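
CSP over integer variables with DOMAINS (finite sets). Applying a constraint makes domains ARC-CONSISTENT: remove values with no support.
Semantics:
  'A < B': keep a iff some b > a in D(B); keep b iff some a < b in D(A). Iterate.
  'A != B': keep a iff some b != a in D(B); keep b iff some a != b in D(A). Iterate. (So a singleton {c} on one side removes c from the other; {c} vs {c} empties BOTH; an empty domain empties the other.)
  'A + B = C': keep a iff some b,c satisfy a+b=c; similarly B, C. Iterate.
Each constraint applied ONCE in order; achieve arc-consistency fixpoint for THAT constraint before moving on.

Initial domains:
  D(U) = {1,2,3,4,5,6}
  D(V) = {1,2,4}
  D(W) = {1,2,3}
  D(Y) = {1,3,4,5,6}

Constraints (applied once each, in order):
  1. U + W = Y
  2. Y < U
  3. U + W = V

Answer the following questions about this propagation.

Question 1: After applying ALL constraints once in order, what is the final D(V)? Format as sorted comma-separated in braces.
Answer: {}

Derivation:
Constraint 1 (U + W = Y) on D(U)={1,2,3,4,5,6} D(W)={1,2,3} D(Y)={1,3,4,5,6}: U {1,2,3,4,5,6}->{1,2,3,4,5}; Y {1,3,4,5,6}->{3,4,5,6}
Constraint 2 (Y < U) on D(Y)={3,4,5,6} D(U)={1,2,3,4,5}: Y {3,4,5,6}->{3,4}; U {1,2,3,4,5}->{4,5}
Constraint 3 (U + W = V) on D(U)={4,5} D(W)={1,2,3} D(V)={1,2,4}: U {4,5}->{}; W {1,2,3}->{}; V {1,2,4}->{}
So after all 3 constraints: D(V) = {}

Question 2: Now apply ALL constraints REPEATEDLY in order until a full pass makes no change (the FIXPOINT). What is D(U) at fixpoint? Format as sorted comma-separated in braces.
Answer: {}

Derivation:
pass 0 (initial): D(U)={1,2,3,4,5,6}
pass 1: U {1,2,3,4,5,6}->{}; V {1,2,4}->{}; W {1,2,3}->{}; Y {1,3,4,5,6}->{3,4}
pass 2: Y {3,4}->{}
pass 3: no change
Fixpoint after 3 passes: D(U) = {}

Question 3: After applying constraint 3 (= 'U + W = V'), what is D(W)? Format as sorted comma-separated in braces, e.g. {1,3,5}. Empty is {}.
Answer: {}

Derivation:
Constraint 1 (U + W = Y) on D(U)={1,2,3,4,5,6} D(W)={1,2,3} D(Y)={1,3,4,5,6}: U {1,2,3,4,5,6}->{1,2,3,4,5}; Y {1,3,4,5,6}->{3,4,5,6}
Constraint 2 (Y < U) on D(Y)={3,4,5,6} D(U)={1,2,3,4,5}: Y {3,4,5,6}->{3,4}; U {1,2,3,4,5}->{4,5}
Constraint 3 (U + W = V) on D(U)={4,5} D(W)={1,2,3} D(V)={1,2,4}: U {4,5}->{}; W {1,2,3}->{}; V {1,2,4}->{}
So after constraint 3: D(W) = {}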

----------

| Task |
Return, from the material above, each line holding the string "domains".

| Solution to the exercise |
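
CSP over integer variables with DOMAINS (finite sets). Applying a constraint makes domains ARC-CONSISTENT: remove values with no support.
Initial domains: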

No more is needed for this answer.